BEGIN

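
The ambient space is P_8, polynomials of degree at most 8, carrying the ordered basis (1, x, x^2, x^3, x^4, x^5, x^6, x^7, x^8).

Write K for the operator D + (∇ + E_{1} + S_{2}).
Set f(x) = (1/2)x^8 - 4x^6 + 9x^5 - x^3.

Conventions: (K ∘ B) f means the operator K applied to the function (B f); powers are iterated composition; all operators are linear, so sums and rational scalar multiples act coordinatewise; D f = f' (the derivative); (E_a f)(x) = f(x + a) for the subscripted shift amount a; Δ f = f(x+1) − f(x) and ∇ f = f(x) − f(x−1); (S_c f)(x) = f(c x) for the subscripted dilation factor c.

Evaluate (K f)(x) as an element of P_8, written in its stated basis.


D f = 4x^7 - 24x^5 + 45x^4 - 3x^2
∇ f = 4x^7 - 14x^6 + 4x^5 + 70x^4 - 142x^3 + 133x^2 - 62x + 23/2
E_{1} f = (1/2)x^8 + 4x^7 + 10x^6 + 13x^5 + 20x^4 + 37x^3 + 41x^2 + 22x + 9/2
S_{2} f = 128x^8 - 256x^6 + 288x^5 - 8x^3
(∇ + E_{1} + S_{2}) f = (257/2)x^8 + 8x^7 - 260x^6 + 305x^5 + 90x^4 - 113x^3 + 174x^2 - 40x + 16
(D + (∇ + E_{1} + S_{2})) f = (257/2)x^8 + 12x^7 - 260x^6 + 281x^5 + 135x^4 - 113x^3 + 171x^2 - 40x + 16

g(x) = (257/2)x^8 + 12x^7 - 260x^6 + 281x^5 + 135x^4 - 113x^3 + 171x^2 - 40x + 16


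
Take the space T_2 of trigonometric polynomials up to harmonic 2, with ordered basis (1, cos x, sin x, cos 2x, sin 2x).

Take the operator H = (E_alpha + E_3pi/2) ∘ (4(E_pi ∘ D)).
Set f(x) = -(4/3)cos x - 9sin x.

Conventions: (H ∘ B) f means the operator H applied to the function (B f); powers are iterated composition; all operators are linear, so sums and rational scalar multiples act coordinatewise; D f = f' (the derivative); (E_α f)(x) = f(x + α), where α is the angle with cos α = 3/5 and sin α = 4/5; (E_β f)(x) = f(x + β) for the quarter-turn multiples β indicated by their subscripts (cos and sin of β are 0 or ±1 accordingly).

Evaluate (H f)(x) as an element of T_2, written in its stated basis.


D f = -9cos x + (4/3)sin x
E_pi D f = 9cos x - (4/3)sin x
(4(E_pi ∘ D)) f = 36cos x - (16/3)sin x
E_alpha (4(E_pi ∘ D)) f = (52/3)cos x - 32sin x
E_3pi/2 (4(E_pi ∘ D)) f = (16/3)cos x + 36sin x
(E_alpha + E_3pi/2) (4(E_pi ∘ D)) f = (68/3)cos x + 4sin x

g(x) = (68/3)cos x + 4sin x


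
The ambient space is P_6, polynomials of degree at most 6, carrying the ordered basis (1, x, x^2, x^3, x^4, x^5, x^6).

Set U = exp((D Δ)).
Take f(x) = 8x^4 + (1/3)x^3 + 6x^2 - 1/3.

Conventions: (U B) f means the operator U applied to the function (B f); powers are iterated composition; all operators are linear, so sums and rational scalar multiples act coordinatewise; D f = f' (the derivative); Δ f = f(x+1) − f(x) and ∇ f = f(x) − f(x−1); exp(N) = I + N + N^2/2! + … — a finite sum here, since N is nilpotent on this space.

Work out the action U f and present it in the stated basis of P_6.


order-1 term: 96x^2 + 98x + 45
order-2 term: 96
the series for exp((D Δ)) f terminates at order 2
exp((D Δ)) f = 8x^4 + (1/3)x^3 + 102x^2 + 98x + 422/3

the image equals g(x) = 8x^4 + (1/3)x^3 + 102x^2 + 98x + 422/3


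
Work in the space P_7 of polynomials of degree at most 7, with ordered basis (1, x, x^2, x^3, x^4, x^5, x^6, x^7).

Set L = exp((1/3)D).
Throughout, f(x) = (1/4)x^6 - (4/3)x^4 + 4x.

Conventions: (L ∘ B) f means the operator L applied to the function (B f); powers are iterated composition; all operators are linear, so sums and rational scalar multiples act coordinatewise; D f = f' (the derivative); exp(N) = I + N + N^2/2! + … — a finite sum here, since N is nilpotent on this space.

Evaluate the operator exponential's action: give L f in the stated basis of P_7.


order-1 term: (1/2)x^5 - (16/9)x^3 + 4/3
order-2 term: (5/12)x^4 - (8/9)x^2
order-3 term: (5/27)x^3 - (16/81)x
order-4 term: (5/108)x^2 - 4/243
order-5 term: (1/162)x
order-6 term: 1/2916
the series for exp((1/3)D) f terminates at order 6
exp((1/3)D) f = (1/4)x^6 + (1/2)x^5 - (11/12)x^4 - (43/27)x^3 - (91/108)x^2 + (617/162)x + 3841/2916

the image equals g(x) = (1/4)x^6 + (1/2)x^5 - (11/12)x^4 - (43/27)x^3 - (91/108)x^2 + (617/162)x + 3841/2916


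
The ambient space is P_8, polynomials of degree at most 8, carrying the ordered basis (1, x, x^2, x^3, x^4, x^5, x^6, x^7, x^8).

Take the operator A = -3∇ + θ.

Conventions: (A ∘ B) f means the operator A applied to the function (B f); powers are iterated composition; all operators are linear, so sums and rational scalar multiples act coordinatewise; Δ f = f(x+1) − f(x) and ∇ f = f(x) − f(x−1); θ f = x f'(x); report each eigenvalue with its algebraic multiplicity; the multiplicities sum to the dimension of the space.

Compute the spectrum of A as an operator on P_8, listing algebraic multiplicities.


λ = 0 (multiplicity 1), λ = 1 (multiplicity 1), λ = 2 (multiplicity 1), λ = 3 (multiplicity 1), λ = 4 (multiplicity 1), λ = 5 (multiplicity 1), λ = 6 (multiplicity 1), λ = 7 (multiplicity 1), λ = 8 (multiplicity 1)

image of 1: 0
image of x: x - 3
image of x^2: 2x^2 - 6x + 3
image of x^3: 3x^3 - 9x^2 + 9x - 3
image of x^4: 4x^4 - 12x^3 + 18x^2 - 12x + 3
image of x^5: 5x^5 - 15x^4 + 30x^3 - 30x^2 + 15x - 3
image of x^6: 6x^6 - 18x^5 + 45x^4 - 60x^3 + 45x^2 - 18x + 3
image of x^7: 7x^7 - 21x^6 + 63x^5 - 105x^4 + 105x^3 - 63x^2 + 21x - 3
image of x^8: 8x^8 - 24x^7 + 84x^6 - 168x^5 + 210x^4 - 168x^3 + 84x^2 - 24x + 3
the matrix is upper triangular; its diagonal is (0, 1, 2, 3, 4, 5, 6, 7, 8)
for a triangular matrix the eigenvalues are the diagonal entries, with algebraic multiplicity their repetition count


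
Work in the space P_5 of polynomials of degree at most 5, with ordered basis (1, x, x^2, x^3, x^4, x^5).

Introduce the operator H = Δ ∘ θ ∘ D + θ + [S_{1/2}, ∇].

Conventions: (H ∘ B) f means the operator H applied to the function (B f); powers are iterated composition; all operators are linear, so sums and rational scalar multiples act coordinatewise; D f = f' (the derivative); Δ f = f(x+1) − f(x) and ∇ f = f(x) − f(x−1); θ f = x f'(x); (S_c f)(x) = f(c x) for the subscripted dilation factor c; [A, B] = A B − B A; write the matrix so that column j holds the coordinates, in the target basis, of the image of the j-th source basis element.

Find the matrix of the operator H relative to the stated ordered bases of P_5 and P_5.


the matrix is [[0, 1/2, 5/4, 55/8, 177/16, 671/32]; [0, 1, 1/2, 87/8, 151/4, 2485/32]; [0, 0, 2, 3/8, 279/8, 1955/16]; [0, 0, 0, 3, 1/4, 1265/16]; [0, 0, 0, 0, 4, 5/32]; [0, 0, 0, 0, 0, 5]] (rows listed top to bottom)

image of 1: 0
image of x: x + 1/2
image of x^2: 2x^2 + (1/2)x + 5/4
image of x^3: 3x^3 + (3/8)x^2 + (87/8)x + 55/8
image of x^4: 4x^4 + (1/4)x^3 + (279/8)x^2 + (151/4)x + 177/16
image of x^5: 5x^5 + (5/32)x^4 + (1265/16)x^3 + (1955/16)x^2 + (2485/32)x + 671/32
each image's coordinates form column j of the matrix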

END

◆ EXERCISE REQUIREMENTS ◆
All that is wanted is a faithful reproduction of the line above with "Evaluate (H f)(x)", the line with "Take f(x) = 8x^4 + (1/3)x^3 + 6x^2 - 1/3.", and every line in between.

◆ EXERCISE RESPONSE ◆
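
Evaluate (H f)(x) as an element of T_2, written in its stated basis.


D f = -9cos x + (4/3)sin x
E_pi D f = 9cos x - (4/3)sin x
(4(E_pi ∘ D)) f = 36cos x - (16/3)sin x
E_alpha (4(E_pi ∘ D)) f = (52/3)cos x - 32sin x
E_3pi/2 (4(E_pi ∘ D)) f = (16/3)cos x + 36sin x
(E_alpha + E_3pi/2) (4(E_pi ∘ D)) f = (68/3)cos x + 4sin x

g(x) = (68/3)cos x + 4sin x


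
The ambient space is P_6, polynomials of degree at most 6, carrying the ordered basis (1, x, x^2, x^3, x^4, x^5, x^6).

Set U = exp((D Δ)).
Take f(x) = 8x^4 + (1/3)x^3 + 6x^2 - 1/3.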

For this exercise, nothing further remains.